__What to produce__
Only those lines in the data below from the line containing "A washing machine" through the line containing "Consider a home", both included, should be restated word for word.

※ ※ ※

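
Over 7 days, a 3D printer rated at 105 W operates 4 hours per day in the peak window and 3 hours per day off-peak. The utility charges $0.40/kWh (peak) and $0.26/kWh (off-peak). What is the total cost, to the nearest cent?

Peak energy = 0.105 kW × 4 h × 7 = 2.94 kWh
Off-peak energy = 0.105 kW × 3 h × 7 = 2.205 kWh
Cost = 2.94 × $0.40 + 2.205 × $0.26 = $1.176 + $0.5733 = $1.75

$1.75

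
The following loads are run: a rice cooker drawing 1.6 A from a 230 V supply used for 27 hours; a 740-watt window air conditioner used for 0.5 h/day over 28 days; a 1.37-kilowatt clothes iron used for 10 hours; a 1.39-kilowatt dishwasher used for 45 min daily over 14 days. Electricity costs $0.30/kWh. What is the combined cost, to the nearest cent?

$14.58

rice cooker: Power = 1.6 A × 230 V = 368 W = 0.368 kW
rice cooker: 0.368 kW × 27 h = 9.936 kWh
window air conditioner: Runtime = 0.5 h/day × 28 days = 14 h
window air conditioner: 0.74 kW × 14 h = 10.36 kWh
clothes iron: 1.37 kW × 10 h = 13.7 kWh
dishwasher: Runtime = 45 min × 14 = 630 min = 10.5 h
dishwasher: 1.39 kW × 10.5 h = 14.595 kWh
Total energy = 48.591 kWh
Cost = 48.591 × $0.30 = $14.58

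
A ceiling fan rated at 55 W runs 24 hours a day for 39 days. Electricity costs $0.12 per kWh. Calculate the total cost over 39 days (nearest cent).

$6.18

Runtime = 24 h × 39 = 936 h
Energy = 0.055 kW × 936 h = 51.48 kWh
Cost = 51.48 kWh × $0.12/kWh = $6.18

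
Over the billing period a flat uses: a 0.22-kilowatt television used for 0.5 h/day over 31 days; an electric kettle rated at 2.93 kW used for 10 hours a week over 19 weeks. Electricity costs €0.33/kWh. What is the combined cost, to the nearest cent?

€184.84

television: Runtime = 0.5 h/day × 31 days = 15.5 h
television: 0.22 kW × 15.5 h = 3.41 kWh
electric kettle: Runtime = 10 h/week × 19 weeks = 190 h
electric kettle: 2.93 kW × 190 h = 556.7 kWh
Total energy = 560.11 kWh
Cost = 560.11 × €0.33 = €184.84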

※ ※ ※

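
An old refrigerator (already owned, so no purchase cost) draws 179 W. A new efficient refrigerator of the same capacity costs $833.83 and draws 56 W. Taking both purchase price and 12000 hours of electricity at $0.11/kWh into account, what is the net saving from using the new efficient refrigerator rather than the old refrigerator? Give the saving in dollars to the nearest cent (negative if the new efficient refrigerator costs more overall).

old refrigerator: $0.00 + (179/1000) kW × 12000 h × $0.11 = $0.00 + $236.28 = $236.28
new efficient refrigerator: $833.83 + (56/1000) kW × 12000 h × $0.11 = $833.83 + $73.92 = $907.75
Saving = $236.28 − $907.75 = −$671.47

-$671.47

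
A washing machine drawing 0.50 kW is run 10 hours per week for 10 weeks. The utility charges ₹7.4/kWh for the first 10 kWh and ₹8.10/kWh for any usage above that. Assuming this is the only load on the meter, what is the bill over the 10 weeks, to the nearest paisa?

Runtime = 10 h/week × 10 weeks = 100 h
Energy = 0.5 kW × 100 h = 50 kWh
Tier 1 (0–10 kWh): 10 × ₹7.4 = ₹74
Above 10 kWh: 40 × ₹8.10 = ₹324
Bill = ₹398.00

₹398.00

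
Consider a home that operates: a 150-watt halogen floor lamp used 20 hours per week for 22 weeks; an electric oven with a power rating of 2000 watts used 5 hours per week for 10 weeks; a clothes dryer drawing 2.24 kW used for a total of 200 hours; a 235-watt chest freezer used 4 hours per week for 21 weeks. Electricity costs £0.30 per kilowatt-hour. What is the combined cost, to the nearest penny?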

※ ※ ※

__Reply to the exercise__
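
A washing machine drawing 0.50 kW is run 10 hours per week for 10 weeks. The utility charges ₹7.4/kWh for the first 10 kWh and ₹8.10/kWh for any usage above that. Assuming this is the only load on the meter, what is the bill over the 10 weeks, to the nearest paisa?

Runtime = 10 h/week × 10 weeks = 100 h
Energy = 0.5 kW × 100 h = 50 kWh
Tier 1 (0–10 kWh): 10 × ₹7.4 = ₹74
Above 10 kWh: 40 × ₹8.10 = ₹324
Bill = ₹398.00

₹398.00

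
Consider a home that operates: a 150-watt halogen floor lamp used 20 hours per week for 22 weeks; an electric oven with a power rating of 2000 watts used 5 hours per week for 10 weeks; a clothes dryer drawing 2.24 kW used for a total of 200 hours; a 235-watt chest freezer used 4 hours per week for 21 weeks. Electricity costs £0.30 per kilowatt-hour. What is the combined cost, to the nearest penny?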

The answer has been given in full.